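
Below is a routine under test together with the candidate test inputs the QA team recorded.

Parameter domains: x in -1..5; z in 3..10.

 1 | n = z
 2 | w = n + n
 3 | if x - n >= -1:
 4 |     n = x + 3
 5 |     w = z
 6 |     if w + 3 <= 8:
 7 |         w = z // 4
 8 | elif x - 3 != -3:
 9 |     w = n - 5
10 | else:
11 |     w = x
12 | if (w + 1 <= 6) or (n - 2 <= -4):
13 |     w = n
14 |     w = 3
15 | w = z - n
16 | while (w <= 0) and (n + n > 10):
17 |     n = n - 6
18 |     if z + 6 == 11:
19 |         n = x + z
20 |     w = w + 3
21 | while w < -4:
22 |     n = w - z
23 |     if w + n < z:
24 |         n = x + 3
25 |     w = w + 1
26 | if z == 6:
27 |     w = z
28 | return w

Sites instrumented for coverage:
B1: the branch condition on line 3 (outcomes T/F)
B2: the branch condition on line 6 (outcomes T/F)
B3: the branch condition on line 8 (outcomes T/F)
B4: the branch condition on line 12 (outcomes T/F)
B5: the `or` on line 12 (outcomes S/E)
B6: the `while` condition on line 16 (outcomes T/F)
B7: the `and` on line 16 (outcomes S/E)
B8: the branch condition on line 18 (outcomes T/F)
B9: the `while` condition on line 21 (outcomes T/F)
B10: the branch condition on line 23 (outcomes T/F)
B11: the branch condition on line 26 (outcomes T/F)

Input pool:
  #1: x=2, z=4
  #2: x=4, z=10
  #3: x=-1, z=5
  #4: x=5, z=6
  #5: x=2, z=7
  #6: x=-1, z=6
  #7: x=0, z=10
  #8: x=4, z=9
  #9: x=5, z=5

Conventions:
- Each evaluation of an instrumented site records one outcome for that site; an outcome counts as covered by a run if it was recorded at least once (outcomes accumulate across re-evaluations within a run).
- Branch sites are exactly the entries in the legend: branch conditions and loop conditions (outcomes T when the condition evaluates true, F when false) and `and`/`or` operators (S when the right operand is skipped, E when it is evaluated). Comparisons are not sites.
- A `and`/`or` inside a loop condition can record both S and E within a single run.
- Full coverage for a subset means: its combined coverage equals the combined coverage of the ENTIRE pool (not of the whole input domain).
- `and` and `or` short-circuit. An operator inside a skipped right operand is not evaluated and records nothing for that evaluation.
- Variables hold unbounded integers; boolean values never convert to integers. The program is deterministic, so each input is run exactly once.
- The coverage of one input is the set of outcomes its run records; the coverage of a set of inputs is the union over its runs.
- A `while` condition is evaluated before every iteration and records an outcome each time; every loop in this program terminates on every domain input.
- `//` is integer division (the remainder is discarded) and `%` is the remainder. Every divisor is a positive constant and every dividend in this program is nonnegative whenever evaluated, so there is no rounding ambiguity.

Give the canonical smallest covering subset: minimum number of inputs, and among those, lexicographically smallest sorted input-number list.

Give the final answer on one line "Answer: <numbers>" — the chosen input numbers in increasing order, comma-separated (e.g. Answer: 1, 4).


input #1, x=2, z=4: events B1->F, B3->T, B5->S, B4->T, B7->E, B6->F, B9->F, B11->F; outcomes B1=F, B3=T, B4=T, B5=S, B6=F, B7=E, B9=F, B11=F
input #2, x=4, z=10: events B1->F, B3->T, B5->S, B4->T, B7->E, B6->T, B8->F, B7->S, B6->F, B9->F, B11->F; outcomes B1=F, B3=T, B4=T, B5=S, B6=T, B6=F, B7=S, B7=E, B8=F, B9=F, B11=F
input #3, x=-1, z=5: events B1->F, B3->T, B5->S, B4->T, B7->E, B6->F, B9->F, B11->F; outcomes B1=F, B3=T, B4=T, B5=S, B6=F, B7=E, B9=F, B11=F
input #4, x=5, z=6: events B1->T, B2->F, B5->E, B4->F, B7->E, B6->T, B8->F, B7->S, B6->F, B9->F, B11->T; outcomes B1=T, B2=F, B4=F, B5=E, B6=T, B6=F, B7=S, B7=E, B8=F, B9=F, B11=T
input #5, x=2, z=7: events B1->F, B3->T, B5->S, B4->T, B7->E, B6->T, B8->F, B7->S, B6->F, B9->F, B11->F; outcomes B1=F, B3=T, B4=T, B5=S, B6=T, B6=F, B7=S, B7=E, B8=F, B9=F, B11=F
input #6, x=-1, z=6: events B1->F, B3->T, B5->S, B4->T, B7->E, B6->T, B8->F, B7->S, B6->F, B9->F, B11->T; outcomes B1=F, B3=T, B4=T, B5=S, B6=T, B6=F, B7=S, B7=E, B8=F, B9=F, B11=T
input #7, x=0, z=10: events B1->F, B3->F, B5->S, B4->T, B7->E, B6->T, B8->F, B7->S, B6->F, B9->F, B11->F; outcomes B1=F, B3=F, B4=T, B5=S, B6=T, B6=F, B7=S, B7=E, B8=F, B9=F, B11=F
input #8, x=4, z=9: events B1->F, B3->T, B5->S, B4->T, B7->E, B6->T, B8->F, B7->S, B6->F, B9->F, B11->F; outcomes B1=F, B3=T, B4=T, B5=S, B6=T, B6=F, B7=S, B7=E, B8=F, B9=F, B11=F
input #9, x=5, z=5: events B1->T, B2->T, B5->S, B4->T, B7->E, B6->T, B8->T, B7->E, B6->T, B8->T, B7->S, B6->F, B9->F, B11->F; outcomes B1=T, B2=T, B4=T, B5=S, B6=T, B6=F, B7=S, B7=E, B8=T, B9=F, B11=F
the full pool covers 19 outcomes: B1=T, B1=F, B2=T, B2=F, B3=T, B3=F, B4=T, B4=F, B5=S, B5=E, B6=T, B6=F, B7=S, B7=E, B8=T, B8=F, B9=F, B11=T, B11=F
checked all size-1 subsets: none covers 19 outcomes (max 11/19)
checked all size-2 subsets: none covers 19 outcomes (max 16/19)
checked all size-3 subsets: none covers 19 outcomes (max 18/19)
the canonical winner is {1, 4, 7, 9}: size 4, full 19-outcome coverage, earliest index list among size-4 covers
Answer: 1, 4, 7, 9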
•••••
Problem
The required output is every line above from the one with "- The coverage" down to the one with "Give the canonical", restated word for word, ends included.

Task answer
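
- The coverage of one input is the set of outcomes its run records; the coverage of a set of inputs is the union over its runs.
- A `while` condition is evaluated before every iteration and records an outcome each time; every loop in this program terminates on every domain input.
- `//` is integer division (the remainder is discarded) and `%` is the remainder. Every divisor is a positive constant and every dividend in this program is nonnegative whenever evaluated, so there is no rounding ambiguity.

Give the canonical smallest covering subset: minimum number of inputs, and among those, lexicographically smallest sorted input-number list.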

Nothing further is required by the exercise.